[REQUIRED ACTION]: Go to the line holding "Answer: 29905" in the entries below and write out exactly every line down to and including the line holding "Answer: -28241".

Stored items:
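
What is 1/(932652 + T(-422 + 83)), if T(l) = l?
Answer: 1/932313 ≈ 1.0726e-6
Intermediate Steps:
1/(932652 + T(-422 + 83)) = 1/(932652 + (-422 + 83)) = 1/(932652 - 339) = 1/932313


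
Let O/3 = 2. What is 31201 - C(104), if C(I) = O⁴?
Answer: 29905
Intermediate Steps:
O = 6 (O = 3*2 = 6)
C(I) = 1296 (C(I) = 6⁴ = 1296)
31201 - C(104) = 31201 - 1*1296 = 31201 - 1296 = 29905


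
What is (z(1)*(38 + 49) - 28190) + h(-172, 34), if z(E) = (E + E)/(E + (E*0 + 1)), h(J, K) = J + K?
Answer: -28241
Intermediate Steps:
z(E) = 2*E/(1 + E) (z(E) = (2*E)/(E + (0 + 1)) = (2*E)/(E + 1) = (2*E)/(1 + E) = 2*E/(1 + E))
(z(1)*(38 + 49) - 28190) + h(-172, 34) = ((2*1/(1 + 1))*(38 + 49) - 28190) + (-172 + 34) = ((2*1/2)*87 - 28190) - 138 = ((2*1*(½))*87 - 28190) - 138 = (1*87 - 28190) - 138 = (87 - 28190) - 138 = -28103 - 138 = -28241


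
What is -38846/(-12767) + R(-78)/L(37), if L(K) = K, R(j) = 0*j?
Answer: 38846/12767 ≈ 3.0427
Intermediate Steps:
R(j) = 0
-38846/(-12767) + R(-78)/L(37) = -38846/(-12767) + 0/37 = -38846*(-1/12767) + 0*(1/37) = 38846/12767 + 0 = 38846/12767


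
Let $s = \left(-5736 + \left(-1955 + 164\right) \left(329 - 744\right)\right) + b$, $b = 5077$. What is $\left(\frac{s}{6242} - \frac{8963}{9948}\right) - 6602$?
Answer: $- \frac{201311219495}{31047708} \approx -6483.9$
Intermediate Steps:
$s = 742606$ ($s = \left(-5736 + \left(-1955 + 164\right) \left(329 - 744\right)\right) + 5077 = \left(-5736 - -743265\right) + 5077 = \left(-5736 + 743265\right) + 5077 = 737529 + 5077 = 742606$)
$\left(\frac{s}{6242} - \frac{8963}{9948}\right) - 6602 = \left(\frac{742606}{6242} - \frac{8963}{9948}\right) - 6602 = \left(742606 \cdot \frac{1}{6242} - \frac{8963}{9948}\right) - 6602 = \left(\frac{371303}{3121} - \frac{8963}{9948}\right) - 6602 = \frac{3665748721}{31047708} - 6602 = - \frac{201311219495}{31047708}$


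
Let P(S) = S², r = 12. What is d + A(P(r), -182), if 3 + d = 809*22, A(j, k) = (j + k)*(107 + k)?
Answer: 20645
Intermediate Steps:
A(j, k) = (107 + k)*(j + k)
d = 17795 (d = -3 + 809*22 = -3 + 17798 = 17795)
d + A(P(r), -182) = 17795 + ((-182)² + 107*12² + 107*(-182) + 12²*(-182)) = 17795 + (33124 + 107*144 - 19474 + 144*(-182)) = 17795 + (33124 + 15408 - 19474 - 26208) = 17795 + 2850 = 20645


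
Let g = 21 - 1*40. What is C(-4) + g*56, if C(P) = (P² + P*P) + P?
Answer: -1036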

[REPLY]:
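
Answer: 29905
Intermediate Steps:
O = 6 (O = 3*2 = 6)
C(I) = 1296 (C(I) = 6⁴ = 1296)
31201 - C(104) = 31201 - 1*1296 = 31201 - 1296 = 29905


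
What is (z(1)*(38 + 49) - 28190) + h(-172, 34), if z(E) = (E + E)/(E + (E*0 + 1)), h(J, K) = J + K?
Answer: -28241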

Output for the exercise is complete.